Brief:
Check every line of the material below, and show those that contain "Bambu".
- - - -
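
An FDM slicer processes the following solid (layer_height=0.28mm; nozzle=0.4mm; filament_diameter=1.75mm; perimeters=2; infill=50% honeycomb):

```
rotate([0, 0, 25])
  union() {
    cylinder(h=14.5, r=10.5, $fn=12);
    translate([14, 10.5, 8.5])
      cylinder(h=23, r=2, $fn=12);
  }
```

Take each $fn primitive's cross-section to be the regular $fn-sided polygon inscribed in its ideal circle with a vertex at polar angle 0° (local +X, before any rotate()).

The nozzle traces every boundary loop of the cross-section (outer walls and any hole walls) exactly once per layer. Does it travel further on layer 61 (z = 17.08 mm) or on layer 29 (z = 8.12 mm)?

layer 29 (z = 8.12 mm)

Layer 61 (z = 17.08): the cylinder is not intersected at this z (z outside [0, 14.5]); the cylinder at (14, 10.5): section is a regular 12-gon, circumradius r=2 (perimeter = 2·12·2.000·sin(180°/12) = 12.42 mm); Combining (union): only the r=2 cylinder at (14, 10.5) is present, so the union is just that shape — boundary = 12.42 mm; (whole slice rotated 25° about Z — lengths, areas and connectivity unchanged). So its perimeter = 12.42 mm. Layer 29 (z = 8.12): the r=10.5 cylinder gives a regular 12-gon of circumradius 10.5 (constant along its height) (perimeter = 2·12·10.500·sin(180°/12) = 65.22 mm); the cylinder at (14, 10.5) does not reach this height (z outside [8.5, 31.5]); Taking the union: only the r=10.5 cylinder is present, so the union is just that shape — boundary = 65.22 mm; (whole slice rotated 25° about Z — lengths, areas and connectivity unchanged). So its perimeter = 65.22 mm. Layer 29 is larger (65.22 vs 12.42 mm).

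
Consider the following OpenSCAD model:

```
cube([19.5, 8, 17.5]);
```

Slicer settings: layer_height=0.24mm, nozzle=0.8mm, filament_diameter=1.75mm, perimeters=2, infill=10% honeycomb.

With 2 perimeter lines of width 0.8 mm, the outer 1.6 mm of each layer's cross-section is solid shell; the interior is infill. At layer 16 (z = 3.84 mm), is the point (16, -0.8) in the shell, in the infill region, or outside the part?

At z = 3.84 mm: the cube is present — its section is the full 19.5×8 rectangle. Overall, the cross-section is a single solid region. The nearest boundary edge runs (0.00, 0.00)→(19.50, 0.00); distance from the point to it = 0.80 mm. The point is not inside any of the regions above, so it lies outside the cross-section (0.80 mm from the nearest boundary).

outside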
- - - -
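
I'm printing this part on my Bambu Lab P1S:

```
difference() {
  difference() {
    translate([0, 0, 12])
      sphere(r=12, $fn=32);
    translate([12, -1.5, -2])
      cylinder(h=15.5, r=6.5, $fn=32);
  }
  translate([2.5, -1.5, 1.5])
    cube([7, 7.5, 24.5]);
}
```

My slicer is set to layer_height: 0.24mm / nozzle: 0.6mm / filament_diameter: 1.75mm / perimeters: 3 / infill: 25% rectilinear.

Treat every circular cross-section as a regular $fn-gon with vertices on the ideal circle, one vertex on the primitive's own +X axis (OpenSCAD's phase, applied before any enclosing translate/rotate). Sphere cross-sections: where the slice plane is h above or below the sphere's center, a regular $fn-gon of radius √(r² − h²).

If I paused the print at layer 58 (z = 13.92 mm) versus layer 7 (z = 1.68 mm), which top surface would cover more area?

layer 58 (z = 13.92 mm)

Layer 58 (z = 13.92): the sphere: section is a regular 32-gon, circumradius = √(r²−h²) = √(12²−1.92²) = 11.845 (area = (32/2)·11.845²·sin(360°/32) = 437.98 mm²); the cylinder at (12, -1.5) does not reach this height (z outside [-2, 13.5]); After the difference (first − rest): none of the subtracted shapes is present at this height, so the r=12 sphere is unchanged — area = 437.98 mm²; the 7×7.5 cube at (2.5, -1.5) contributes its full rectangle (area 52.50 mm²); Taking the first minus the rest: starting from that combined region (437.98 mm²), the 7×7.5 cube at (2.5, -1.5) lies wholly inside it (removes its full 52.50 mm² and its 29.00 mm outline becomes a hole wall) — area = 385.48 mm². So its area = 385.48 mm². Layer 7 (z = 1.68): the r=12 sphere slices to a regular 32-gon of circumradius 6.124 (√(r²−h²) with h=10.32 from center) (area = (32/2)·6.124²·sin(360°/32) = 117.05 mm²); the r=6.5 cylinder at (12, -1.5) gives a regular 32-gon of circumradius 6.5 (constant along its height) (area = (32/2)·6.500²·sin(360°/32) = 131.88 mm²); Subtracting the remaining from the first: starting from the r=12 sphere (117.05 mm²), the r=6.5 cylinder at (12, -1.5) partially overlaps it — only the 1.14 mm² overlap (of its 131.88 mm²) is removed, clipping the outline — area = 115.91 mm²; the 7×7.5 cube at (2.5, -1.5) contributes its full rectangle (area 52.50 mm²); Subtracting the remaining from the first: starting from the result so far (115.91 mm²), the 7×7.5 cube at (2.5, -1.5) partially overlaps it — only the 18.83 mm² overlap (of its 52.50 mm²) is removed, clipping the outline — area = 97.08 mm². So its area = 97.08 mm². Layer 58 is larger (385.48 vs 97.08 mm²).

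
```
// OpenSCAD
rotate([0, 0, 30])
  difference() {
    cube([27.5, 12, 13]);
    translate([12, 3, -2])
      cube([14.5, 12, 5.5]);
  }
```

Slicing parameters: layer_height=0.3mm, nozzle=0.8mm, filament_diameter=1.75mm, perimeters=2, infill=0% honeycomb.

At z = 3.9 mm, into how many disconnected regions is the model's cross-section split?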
- - - -
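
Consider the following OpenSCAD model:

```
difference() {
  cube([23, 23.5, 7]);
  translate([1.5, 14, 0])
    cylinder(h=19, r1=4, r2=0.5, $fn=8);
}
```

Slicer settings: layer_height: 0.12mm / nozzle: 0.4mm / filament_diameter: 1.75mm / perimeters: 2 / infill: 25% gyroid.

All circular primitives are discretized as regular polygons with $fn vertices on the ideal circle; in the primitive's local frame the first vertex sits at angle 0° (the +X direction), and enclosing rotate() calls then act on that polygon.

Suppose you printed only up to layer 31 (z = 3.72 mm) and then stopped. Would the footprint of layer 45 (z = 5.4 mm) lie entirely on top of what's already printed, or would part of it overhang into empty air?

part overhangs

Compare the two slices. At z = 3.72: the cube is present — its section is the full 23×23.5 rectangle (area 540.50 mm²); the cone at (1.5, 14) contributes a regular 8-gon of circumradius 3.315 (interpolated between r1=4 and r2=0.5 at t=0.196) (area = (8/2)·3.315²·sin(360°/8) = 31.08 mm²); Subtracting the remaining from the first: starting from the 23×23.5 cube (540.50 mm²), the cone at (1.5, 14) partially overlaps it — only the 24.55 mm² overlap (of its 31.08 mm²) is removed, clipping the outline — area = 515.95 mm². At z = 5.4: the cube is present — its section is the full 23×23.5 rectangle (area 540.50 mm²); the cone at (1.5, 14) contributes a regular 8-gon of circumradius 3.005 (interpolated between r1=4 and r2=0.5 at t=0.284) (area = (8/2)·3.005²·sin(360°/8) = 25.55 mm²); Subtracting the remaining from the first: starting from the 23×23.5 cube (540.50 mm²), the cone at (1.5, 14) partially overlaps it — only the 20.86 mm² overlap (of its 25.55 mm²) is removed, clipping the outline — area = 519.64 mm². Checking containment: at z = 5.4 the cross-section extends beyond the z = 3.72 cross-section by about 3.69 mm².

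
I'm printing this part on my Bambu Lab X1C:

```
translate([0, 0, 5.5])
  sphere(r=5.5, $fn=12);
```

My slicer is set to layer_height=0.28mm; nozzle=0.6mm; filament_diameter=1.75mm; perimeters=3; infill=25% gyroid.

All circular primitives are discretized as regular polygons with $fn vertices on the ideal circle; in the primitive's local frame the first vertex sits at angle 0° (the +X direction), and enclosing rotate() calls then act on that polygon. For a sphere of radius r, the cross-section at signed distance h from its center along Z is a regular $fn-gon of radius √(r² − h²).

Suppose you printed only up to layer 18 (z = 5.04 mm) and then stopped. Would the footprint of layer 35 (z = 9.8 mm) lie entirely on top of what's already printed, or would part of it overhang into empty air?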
- - - -
Solution:
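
I'm printing this part on my Bambu Lab P1S:
I'm printing this part on my Bambu Lab X1C: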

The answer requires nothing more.